======== DATA TO EXAMINE ========

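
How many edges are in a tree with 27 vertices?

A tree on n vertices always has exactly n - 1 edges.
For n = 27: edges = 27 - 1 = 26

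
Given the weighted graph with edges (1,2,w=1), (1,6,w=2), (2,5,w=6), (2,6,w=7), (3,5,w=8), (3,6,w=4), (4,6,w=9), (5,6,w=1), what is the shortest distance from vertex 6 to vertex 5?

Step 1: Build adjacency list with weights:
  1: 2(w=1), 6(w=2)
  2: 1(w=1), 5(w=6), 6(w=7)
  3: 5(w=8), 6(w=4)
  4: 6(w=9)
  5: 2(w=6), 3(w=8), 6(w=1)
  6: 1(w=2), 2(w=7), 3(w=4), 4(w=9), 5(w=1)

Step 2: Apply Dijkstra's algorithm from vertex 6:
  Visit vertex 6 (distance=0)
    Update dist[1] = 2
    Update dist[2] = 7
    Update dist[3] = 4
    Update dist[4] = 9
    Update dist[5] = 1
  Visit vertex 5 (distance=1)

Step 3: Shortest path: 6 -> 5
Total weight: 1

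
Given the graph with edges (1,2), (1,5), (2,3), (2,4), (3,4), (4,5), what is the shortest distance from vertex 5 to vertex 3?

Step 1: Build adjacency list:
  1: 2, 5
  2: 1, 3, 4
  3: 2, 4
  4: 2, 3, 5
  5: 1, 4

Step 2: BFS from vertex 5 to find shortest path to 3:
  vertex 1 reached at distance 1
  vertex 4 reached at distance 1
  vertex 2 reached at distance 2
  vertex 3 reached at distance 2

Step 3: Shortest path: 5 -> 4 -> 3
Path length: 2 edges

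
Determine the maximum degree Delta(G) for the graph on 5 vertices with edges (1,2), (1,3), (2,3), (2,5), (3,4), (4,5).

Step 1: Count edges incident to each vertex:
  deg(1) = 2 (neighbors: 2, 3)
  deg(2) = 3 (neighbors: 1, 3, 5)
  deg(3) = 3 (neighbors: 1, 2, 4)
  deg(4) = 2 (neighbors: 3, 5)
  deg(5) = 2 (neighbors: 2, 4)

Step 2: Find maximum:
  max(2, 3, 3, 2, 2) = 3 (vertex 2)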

========

__WHAT YOU SHOULD DO__. From the line containing "Determine the maximum" through the last line of the records, output each line exactly and nothing more.

__RESPONSE__.
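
Determine the maximum degree Delta(G) for the graph on 5 vertices with edges (1,2), (1,3), (2,3), (2,5), (3,4), (4,5).

Step 1: Count edges incident to each vertex:
  deg(1) = 2 (neighbors: 2, 3)
  deg(2) = 3 (neighbors: 1, 3, 5)
  deg(3) = 3 (neighbors: 1, 2, 4)
  deg(4) = 2 (neighbors: 3, 5)
  deg(5) = 2 (neighbors: 2, 4)

Step 2: Find maximum:
  max(2, 3, 3, 2, 2) = 3 (vertex 2)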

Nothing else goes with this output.